(Dataset entries)
BEGIN

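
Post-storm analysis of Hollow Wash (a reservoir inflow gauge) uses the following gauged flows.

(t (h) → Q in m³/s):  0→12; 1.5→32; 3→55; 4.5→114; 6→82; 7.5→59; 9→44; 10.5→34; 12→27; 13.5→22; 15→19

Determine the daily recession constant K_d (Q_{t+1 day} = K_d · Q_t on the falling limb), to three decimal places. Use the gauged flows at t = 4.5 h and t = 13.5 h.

K_d ≈ 0.012

Between t = 4.5 h and t = 13.5 h the flow falls from 114 to 22 m³/s over 6×1.5 h = 9 h.
Per-interval ratio K = (22/114)^(1/6) = 0.7602; K_d = K^(24/1.5) = 0.012.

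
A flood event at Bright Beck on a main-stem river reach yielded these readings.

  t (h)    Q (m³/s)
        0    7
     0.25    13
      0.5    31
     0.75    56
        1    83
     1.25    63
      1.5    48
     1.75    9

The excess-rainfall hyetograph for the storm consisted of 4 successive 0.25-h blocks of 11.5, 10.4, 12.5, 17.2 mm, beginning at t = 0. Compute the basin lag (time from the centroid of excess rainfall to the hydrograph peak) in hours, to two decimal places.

t_L ≈ 0.45 h

Centroid of excess rainfall: t_c = Σ P_i·t̄_i / ΣP_i = 0.5465 h (block centres at 0.125, 0.375, 0.625, 0.875 h).
Hydrograph peak occurs at t = 1 h, so basin lag t_L = 1 − 0.5465 = 0.45 h.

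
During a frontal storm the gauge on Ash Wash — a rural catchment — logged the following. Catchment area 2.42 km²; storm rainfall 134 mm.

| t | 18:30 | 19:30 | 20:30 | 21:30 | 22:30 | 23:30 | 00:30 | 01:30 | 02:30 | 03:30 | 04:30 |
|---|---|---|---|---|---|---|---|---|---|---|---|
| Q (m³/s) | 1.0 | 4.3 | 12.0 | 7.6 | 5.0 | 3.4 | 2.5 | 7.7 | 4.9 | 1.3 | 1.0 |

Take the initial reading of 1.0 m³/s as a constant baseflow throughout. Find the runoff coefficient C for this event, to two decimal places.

C ≈ 0.44

ΣQ_DR = 39.70 m³/s; V = ΣQ_DR·Δt = 1.429 × 10^5 m³.
Runoff depth d = V / A = 59.06 mm.
C = d / P = 59.06 / 134 = 0.44.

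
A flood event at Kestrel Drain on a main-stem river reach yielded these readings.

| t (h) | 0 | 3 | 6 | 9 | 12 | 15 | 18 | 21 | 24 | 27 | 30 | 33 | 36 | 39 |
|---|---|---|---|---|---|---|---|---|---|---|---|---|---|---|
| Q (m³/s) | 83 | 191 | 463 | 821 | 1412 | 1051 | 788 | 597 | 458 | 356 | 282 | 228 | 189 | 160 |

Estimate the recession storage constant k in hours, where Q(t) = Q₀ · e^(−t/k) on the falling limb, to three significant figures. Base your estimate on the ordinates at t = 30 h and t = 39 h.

On the falling limb, Q drops from 282 to 160 m³/s between t = 30 h and t = 39 h (Δt = 9 h).
k = −Δt / ln(Q₂/Q₁) = −9 / ln(160/282) = 15.9 h.

k ≈ 15.9 h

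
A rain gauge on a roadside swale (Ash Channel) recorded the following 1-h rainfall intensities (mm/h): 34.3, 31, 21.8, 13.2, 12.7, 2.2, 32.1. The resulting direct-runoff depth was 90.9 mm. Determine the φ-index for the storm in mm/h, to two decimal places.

Only the 6 blocks with intensity above φ contribute runoff: 34.3, 31, 21.8, 13.2, 12.7, 32.1 mm/h.
Σ(I−φ)·Δt = d  ⇒  (34.3+31+21.8+13.2+12.7+32.1 − 6φ)·1 = 90.9
φ = (145.1 − 90.9/1) / 6 = 9.03 mm/h.

φ ≈ 9.03 mm/h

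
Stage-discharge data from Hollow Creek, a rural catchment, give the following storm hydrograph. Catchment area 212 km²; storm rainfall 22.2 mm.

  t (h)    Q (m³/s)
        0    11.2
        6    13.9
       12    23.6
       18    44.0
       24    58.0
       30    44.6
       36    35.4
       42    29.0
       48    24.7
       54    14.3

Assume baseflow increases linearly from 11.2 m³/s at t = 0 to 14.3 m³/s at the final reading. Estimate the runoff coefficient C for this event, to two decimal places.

C ≈ 0.79

ΣQ_DR = 171.2 m³/s; V = ΣQ_DR·Δt = 3.698 × 10^6 m³.
Runoff depth d = V / A = 17.44 mm.
C = d / P = 17.44 / 22.2 = 0.79.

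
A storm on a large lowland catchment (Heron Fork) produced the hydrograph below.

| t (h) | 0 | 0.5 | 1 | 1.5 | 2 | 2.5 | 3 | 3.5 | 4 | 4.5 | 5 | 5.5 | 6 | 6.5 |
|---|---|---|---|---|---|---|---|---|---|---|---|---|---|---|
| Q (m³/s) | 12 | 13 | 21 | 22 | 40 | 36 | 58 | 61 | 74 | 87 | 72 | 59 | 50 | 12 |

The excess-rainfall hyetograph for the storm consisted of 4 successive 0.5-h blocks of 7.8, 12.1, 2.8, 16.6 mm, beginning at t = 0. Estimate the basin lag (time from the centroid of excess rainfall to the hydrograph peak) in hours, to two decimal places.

t_L ≈ 3.39 h

Centroid of excess rainfall: t_c = Σ P_i·t̄_i / ΣP_i = 1.1088 h (block centres at 0.25, 0.75, 1.25, 1.75 h).
Hydrograph peak occurs at t = 4.5 h, so basin lag t_L = 4.5 − 1.1088 = 3.39 h.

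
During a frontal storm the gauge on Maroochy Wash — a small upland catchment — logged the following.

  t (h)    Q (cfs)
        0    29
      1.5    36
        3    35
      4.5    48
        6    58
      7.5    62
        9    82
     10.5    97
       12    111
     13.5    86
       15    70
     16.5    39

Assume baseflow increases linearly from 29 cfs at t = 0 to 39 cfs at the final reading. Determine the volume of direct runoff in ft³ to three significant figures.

Direct-runoff ordinates (Q − Q_b): 0.00, 6.09, 4.18, 16.27, 25.36, 28.45, 47.55, 61.64, 74.73, 48.82, 31.91, 0.00 cfs.
ΣQ_DR = 345.0 cfs.
With Δt = 1.5 h = 5400 s, V = ΣQ_DR · Δt = 345.0 × 5400 = 1.86 × 10^6 ft³.

V ≈ 1.86 × 10^6 ft³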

END

EXERCISE REQUIREMENTS> Pick each line holding the word "catchment" out of the data and copy it.

RESPONSE TO THE EXERCISE>
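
During a frontal storm the gauge on Ash Wash — a rural catchment — logged the following. Catchment area 2.42 km²; storm rainfall 134 mm.
Stage-discharge data from Hollow Creek, a rural catchment, give the following storm hydrograph. Catchment area 212 km²; storm rainfall 22.2 mm.
A storm on a large lowland catchment (Heron Fork) produced the hydrograph below.
During a frontal storm the gauge on Maroochy Wash — a small upland catchment — logged the following.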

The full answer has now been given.